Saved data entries

──────────────────────────────

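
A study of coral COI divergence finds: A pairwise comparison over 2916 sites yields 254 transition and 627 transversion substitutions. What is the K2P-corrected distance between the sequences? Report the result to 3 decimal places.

P = 254/2916 ≈ 0.087106 and Q = 627/2916 ≈ 0.215021.
Under the Kimura two-parameter model, d = −½ ln(1 − 2P − Q) − ¼ ln(1 − 2Q).
1 − 2P − Q = 0.610767, giving −½ ln(0.610767) = 0.246520.
1 − 2Q = 0.569958, giving −¼ ln(0.569958) = 0.140548.
d = 0.246520 + 0.140548 = 0.387068.

0.387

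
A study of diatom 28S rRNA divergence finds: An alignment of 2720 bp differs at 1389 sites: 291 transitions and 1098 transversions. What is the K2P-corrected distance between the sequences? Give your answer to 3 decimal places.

P = 291/2720 ≈ 0.106985 and Q = 1098/2720 ≈ 0.403676.
Under the Kimura two-parameter model, d = −½ ln(1 − 2P − Q) − ¼ ln(1 − 2Q).
1 − 2P − Q = 0.382354, giving −½ ln(0.382354) = 0.480704.
1 − 2Q = 0.192648, giving −¼ ln(0.192648) = 0.411723.
d = 0.480704 + 0.411723 = 0.892427.

0.892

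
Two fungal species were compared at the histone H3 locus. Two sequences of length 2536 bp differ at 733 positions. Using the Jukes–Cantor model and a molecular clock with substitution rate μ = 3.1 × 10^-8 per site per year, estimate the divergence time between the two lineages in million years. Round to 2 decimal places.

5.89

p = 733/2536 ≈ 0.289038.
d = −(3/4) ln(1 − 4p/3) = −0.75 ln(1 − 0.385384) = −0.75 ln(0.614616)
  = −0.75 × (-0.486758) = 0.365069 substitutions/site.
Under a molecular clock d = 2μt, so t = d/(2μ) = 0.365069 / (2 × 3.1 × 10^-8) = 5.89 million years.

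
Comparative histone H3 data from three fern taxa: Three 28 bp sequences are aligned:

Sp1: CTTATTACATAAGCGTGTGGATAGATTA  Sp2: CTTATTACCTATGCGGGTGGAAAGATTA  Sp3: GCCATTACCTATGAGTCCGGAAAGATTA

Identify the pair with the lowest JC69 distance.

Sp1–Sp2: 4/28 differ, p = 0.143, d = 0.158.
Sp1–Sp3: 9/28 differ, p = 0.321, d = 0.420.
Sp2–Sp3: 7/28 differ, p = 0.250, d = 0.304.
The smallest distance is between Sp1 and Sp2.

Sp1 and Sp2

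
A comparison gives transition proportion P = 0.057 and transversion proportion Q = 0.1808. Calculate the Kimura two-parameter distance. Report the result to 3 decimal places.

Under the Kimura two-parameter model, d = −½ ln(1 − 2P − Q) − ¼ ln(1 − 2Q).
1 − 2P − Q = 0.7052, giving −½ ln(0.7052) = 0.174637.
1 − 2Q = 0.6384, giving −¼ ln(0.6384) = 0.112198.
d = 0.174637 + 0.112198 = 0.286835.

0.287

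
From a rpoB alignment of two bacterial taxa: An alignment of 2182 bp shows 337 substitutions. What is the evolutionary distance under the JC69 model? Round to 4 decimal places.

p = 337/2182 ≈ 0.154445.
d = −(3/4) ln(1 − 4p/3) = −0.75 ln(1 − 0.205927) = −0.75 ln(0.794073)
  = −0.75 × (-0.230580) = 0.172935 substitutions/site.

0.1729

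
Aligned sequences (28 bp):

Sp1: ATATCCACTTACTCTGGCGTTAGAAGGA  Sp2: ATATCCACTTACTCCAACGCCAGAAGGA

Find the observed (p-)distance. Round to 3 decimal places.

The sequences differ at 5 of 28 positions (sites 15, 16, 17, 20, 21).
p = 5/28 = 0.178571… ≈ 0.179 (to 3 d.p.).

0.179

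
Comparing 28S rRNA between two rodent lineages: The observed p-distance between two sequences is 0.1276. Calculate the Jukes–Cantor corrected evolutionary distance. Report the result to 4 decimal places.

d = −(3/4) ln(1 − 4p/3) = −0.75 ln(1 − 0.170133) = −0.75 ln(0.829867)
  = −0.75 × (-0.186490) = 0.139868 substitutions/site.

0.1399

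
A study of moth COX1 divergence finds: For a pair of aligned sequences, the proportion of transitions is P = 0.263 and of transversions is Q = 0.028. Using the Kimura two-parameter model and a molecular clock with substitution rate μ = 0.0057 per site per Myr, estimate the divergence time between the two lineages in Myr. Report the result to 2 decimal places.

36.68

Under the Kimura two-parameter model, d = −½ ln(1 − 2P − Q) − ¼ ln(1 − 2Q).
1 − 2P − Q = 0.446, giving −½ ln(0.446) = 0.403718.
1 − 2Q = 0.944, giving −¼ ln(0.944) = 0.014407.
d = 0.403718 + 0.014407 = 0.418125.
Under a molecular clock d = 2μt, so t = d/(2μ) = 0.418125 / (2 × 0.0057) = 36.68 Myr.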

──────────────────────────────

__What is needed__. So that nothing differs from the original, transcribe all of the records above.

__Answer for this exercise__.
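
A study of coral COI divergence finds: A pairwise comparison over 2916 sites yields 254 transition and 627 transversion substitutions. What is the K2P-corrected distance between the sequences? Report the result to 3 decimal places.

P = 254/2916 ≈ 0.087106 and Q = 627/2916 ≈ 0.215021.
Under the Kimura two-parameter model, d = −½ ln(1 − 2P − Q) − ¼ ln(1 − 2Q).
1 − 2P − Q = 0.610767, giving −½ ln(0.610767) = 0.246520.
1 − 2Q = 0.569958, giving −¼ ln(0.569958) = 0.140548.
d = 0.246520 + 0.140548 = 0.387068.

0.387

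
A study of diatom 28S rRNA divergence finds: An alignment of 2720 bp differs at 1389 sites: 291 transitions and 1098 transversions. What is the K2P-corrected distance between the sequences? Give your answer to 3 decimal places.

P = 291/2720 ≈ 0.106985 and Q = 1098/2720 ≈ 0.403676.
Under the Kimura two-parameter model, d = −½ ln(1 − 2P − Q) − ¼ ln(1 − 2Q).
1 − 2P − Q = 0.382354, giving −½ ln(0.382354) = 0.480704.
1 − 2Q = 0.192648, giving −¼ ln(0.192648) = 0.411723.
d = 0.480704 + 0.411723 = 0.892427.

0.892

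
Two fungal species were compared at the histone H3 locus. Two sequences of length 2536 bp differ at 733 positions. Using the Jukes–Cantor model and a molecular clock with substitution rate μ = 3.1 × 10^-8 per site per year, estimate the divergence time between the two lineages in million years. Round to 2 decimal places.

5.89

p = 733/2536 ≈ 0.289038.
d = −(3/4) ln(1 − 4p/3) = −0.75 ln(1 − 0.385384) = −0.75 ln(0.614616)
  = −0.75 × (-0.486758) = 0.365069 substitutions/site.
Under a molecular clock d = 2μt, so t = d/(2μ) = 0.365069 / (2 × 3.1 × 10^-8) = 5.89 million years.

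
Comparative histone H3 data from three fern taxa: Three 28 bp sequences are aligned:

Sp1: CTTATTACATAAGCGTGTGGATAGATTA  Sp2: CTTATTACCTATGCGGGTGGAAAGATTA  Sp3: GCCATTACCTATGAGTCCGGAAAGATTA

Identify the pair with the lowest JC69 distance.

Sp1–Sp2: 4/28 differ, p = 0.143, d = 0.158.
Sp1–Sp3: 9/28 differ, p = 0.321, d = 0.420.
Sp2–Sp3: 7/28 differ, p = 0.250, d = 0.304.
The smallest distance is between Sp1 and Sp2.

Sp1 and Sp2

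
A comparison gives transition proportion P = 0.057 and transversion proportion Q = 0.1808. Calculate the Kimura two-parameter distance. Report the result to 3 decimal places.

Under the Kimura two-parameter model, d = −½ ln(1 − 2P − Q) − ¼ ln(1 − 2Q).
1 − 2P − Q = 0.7052, giving −½ ln(0.7052) = 0.174637.
1 − 2Q = 0.6384, giving −¼ ln(0.6384) = 0.112198.
d = 0.174637 + 0.112198 = 0.286835.

0.287

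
From a rpoB alignment of two bacterial taxa: An alignment of 2182 bp shows 337 substitutions. What is the evolutionary distance under the JC69 model? Round to 4 decimal places.

p = 337/2182 ≈ 0.154445.
d = −(3/4) ln(1 − 4p/3) = −0.75 ln(1 − 0.205927) = −0.75 ln(0.794073)
  = −0.75 × (-0.230580) = 0.172935 substitutions/site.

0.1729

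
Aligned sequences (28 bp):

Sp1: ATATCCACTTACTCTGGCGTTAGAAGGA  Sp2: ATATCCACTTACTCCAACGCCAGAAGGA

Find the observed (p-)distance. Round to 3 decimal places.

The sequences differ at 5 of 28 positions (sites 15, 16, 17, 20, 21).
p = 5/28 = 0.178571… ≈ 0.179 (to 3 d.p.).

0.179

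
Comparing 28S rRNA between two rodent lineages: The observed p-distance between two sequences is 0.1276. Calculate the Jukes–Cantor corrected evolutionary distance. Report the result to 4 decimal places.

d = −(3/4) ln(1 − 4p/3) = −0.75 ln(1 − 0.170133) = −0.75 ln(0.829867)
  = −0.75 × (-0.186490) = 0.139868 substitutions/site.

0.1399

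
A study of moth COX1 divergence finds: For a pair of aligned sequences, the proportion of transitions is P = 0.263 and of transversions is Q = 0.028. Using the Kimura two-parameter model and a molecular clock with substitution rate μ = 0.0057 per site per Myr, estimate the divergence time between the two lineages in Myr. Report the result to 2 decimal places.

36.68

Under the Kimura two-parameter model, d = −½ ln(1 − 2P − Q) − ¼ ln(1 − 2Q).
1 − 2P − Q = 0.446, giving −½ ln(0.446) = 0.403718.
1 − 2Q = 0.944, giving −¼ ln(0.944) = 0.014407.
d = 0.403718 + 0.014407 = 0.418125.
Under a molecular clock d = 2μt, so t = d/(2μ) = 0.418125 / (2 × 0.0057) = 36.68 Myr.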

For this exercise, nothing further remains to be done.